| MATERIAL TO PROCESS |
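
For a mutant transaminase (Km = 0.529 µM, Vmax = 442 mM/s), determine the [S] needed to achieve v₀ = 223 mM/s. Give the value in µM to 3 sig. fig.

0.539 µM

The required fractional saturation is v/Vmax = 223/442 = 0.5045.
Then [S]/(Km+[S]) = 0.5045 ⇒ [S] = 0.529 × 0.5045/(1 − 0.5045) = 0.539 µM.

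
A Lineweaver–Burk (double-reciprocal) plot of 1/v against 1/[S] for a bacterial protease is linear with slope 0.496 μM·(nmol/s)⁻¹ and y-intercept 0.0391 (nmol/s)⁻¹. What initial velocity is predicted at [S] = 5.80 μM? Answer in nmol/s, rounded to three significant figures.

8.02 nmol/s

The y-intercept is 1/Vmax, so Vmax = 1/0.0391 = 25.6 nmol/s.
The slope is Km/Vmax, so Km = 0.496 × 25.6 = 12.7 μM.
Then v = 25.6 × 5.80/(12.7 + 5.80) = 8.02 nmol/s.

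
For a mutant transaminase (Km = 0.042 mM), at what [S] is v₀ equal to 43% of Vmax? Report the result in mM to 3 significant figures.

v/Vmax = [S]/(Km+[S]) = 0.43, so [S] = Km·0.43/(1 − 0.43) = 0.042 × 0.7544.
[S] = 0.0317 mM.

0.0317 mM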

| THE PROBLEM |
Transcribe the entries above exactly.

| SOLUTION TO THIS PROBLEM |
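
For a mutant transaminase (Km = 0.529 µM, Vmax = 442 mM/s), determine the [S] needed to achieve v₀ = 223 mM/s. Give the value in µM to 3 sig. fig.

0.539 µM

The required fractional saturation is v/Vmax = 223/442 = 0.5045.
Then [S]/(Km+[S]) = 0.5045 ⇒ [S] = 0.529 × 0.5045/(1 − 0.5045) = 0.539 µM.

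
A Lineweaver–Burk (double-reciprocal) plot of 1/v against 1/[S] for a bacterial protease is linear with slope 0.496 μM·(nmol/s)⁻¹ and y-intercept 0.0391 (nmol/s)⁻¹. What initial velocity is predicted at [S] = 5.80 μM? Answer in nmol/s, rounded to three significant figures.

8.02 nmol/s

The y-intercept is 1/Vmax, so Vmax = 1/0.0391 = 25.6 nmol/s.
The slope is Km/Vmax, so Km = 0.496 × 25.6 = 12.7 μM.
Then v = 25.6 × 5.80/(12.7 + 5.80) = 8.02 nmol/s.

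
For a mutant transaminase (Km = 0.042 mM), at what [S] is v₀ equal to 43% of Vmax? Report the result in mM to 3 significant figures.

v/Vmax = [S]/(Km+[S]) = 0.43, so [S] = Km·0.43/(1 − 0.43) = 0.042 × 0.7544.
[S] = 0.0317 mM.

0.0317 mM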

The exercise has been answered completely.